WORK ITEM:
Please return the lines of the data below, word for word, from the first line through the line containing "A materials engineer".

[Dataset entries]
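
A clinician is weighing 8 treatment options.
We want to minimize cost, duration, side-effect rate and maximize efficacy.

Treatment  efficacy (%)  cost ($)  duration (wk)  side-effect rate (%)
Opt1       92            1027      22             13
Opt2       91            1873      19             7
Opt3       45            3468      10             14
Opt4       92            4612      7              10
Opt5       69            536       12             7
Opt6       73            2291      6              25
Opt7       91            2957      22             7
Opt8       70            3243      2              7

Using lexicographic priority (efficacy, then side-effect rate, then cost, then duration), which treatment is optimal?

First maximize efficacy: best is 92, kept {Opt1, Opt4}.
Then minimize side-effect rate: best is 10, kept {Opt4}.

Opt4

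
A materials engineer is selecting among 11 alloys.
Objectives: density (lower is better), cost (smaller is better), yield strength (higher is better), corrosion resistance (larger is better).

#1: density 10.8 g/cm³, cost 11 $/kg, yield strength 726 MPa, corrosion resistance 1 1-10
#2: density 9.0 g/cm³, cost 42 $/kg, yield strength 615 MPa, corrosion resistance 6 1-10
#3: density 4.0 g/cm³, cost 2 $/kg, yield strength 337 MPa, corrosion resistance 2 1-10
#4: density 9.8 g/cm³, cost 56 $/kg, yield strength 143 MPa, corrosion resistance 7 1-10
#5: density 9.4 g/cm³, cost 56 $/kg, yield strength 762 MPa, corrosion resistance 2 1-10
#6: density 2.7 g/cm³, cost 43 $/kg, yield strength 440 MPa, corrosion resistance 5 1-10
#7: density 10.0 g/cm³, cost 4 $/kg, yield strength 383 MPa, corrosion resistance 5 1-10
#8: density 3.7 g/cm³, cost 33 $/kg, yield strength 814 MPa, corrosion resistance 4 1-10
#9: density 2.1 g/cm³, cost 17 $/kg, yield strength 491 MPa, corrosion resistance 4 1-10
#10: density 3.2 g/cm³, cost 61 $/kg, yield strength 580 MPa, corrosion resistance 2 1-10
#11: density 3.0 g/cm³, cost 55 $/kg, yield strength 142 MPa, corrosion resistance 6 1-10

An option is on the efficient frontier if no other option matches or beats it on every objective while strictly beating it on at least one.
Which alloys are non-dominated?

#1, #2, #3, #4, #6, #7, #8, #9, #10, #11

#1: not dominated.
#2: not dominated.
#3: not dominated (best cost).
#4: not dominated (best corrosion resistance).
#5: dominated by #8 (density 3.7≤9.4, cost 33≤56, yield strength 814≥762, corrosion resistance 4≥2).
#6: not dominated.
#7: not dominated.
#8: not dominated (best yield strength).
#9: not dominated (best density).
#10: not dominated.
#11: not dominated.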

PROBLEM SOLUTION:
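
A clinician is weighing 8 treatment options.
We want to minimize cost, duration, side-effect rate and maximize efficacy.

Treatment  efficacy (%)  cost ($)  duration (wk)  side-effect rate (%)
Opt1       92            1027      22             13
Opt2       91            1873      19             7
Opt3       45            3468      10             14
Opt4       92            4612      7              10
Opt5       69            536       12             7
Opt6       73            2291      6              25
Opt7       91            2957      22             7
Opt8       70            3243      2              7

Using lexicographic priority (efficacy, then side-effect rate, then cost, then duration), which treatment is optimal?

First maximize efficacy: best is 92, kept {Opt1, Opt4}.
Then minimize side-effect rate: best is 10, kept {Opt4}.

Opt4

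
A materials engineer is selecting among 11 alloys.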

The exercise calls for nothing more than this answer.